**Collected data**

---

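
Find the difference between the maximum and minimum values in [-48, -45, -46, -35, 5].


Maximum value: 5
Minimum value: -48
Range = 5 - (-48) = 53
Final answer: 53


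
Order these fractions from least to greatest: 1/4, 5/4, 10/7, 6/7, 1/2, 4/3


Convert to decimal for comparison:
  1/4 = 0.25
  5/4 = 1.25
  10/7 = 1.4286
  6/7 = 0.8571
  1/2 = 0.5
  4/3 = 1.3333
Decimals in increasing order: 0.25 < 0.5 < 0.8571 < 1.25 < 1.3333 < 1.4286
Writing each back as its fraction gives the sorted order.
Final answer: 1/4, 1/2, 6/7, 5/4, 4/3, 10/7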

---

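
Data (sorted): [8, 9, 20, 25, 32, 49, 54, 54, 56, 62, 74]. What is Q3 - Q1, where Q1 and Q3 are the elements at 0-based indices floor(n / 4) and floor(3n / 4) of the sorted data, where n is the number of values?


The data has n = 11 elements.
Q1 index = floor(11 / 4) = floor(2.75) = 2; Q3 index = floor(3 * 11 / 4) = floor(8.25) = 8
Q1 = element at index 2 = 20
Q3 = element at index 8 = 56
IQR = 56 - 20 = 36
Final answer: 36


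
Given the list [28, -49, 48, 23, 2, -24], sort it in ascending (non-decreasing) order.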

---

**Exercise requirements**
Once you find the line with "number of values?" in the entries above, output it and each line after it up to and including the line with "Given the list", and nothing else.

**Exercise answer**
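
Data (sorted): [8, 9, 20, 25, 32, 49, 54, 54, 56, 62, 74]. What is Q3 - Q1, where Q1 and Q3 are the elements at 0-based indices floor(n / 4) and floor(3n / 4) of the sorted data, where n is the number of values?


The data has n = 11 elements.
Q1 index = floor(11 / 4) = floor(2.75) = 2; Q3 index = floor(3 * 11 / 4) = floor(8.25) = 8
Q1 = element at index 2 = 20
Q3 = element at index 8 = 56
IQR = 56 - 20 = 36
Final answer: 36


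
Given the list [28, -49, 48, 23, 2, -24], sort it in ascending (non-decreasing) order.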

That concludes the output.